EXERCISE: Of the material below, only the lines from the line containing "A pack assembler" down to the line containing "A lender classifies its loans into 4" belong in the answer, written out exactly.

━━ STORED DATA ━━

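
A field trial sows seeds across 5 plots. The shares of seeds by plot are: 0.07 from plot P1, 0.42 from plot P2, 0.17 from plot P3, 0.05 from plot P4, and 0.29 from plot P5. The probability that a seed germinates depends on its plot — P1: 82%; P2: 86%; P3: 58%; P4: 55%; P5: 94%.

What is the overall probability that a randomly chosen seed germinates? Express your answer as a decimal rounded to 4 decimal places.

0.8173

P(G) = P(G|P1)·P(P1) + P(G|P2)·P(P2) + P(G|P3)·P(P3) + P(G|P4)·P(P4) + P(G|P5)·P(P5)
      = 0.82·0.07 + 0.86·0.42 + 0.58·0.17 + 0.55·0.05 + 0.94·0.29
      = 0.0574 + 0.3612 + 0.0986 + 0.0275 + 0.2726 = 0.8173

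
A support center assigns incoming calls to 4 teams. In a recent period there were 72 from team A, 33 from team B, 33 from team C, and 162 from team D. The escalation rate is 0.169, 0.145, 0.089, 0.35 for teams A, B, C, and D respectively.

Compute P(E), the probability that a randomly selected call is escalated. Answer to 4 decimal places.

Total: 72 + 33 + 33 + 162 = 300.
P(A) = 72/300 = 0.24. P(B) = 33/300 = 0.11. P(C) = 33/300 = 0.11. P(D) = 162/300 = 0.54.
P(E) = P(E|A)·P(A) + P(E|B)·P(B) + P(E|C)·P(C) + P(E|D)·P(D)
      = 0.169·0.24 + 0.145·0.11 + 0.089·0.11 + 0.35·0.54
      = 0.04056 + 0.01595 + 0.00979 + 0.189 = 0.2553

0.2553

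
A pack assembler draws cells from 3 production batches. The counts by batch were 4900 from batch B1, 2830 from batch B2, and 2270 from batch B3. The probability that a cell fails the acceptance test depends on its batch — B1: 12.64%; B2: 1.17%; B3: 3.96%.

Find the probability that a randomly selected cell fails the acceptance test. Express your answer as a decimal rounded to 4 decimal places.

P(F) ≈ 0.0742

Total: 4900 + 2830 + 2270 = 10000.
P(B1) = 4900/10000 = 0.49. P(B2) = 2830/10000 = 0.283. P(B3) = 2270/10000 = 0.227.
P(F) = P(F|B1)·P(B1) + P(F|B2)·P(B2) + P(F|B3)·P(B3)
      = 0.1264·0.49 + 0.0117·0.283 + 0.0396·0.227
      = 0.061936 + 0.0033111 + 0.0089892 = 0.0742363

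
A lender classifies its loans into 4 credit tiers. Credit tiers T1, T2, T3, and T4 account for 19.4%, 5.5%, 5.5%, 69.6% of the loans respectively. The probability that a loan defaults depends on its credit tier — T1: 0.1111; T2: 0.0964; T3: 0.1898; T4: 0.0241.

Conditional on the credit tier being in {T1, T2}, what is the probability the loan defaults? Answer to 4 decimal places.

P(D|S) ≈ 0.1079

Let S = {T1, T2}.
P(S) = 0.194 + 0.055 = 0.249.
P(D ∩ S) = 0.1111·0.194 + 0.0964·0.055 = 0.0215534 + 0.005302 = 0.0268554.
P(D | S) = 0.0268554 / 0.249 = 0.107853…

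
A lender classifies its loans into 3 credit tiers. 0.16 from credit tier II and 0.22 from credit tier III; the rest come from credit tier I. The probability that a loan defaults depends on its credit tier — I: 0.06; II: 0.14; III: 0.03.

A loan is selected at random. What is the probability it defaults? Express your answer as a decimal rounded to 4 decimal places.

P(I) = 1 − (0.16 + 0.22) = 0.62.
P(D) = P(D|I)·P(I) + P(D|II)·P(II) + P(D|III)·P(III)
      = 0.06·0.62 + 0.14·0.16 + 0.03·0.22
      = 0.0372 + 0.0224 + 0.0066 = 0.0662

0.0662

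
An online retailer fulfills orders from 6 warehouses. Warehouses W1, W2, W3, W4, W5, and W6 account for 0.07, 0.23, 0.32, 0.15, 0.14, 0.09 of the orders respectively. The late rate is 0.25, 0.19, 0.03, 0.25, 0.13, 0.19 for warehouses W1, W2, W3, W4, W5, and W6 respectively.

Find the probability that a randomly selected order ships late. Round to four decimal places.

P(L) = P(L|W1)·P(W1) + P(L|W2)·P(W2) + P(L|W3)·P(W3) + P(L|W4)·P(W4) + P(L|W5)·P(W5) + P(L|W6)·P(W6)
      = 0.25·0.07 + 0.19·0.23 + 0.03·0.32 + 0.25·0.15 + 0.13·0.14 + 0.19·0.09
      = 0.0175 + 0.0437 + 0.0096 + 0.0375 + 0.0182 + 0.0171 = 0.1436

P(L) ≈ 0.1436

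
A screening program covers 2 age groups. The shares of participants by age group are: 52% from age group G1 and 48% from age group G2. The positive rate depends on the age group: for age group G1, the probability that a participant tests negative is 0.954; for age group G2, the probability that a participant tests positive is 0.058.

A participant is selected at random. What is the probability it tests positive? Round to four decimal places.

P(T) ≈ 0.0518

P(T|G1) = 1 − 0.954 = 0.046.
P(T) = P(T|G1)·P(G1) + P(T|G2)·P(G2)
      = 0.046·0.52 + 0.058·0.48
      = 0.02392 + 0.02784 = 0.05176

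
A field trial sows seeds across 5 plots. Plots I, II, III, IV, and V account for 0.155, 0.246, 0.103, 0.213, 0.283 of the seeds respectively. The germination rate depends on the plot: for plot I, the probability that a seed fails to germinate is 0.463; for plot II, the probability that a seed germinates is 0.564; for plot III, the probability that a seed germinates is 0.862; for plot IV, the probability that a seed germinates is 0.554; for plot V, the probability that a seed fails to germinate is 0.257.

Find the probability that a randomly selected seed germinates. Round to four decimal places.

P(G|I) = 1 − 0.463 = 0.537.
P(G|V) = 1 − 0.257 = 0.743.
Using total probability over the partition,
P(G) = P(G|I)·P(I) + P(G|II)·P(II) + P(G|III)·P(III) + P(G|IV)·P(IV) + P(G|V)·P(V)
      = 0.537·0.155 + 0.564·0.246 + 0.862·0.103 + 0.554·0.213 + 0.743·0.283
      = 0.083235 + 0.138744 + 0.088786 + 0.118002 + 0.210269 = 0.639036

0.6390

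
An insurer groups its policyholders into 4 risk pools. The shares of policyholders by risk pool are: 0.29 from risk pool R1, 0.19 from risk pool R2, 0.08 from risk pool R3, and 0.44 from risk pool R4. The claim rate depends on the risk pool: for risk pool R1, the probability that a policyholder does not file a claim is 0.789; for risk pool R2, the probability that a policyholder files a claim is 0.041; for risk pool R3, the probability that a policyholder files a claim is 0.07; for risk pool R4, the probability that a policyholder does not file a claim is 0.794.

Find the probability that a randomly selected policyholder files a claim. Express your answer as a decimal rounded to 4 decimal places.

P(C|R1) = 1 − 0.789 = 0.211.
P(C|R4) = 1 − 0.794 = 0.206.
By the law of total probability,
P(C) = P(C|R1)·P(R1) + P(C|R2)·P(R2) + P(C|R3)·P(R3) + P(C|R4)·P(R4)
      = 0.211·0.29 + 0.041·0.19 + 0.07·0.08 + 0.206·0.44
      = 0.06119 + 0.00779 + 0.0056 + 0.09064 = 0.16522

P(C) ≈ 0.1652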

━━━

ANSWER FOR THE TASK:
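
A pack assembler draws cells from 3 production batches. The counts by batch were 4900 from batch B1, 2830 from batch B2, and 2270 from batch B3. The probability that a cell fails the acceptance test depends on its batch — B1: 12.64%; B2: 1.17%; B3: 3.96%.

Find the probability that a randomly selected cell fails the acceptance test. Express your answer as a decimal rounded to 4 decimal places.

P(F) ≈ 0.0742

Total: 4900 + 2830 + 2270 = 10000.
P(B1) = 4900/10000 = 0.49. P(B2) = 2830/10000 = 0.283. P(B3) = 2270/10000 = 0.227.
P(F) = P(F|B1)·P(B1) + P(F|B2)·P(B2) + P(F|B3)·P(B3)
      = 0.1264·0.49 + 0.0117·0.283 + 0.0396·0.227
      = 0.061936 + 0.0033111 + 0.0089892 = 0.0742363

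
A lender classifies its loans into 4 credit tiers. Credit tiers T1, T2, T3, and T4 account for 19.4%, 5.5%, 5.5%, 69.6% of the loans respectively. The probability that a loan defaults depends on its credit tier — T1: 0.1111; T2: 0.0964; T3: 0.1898; T4: 0.0241.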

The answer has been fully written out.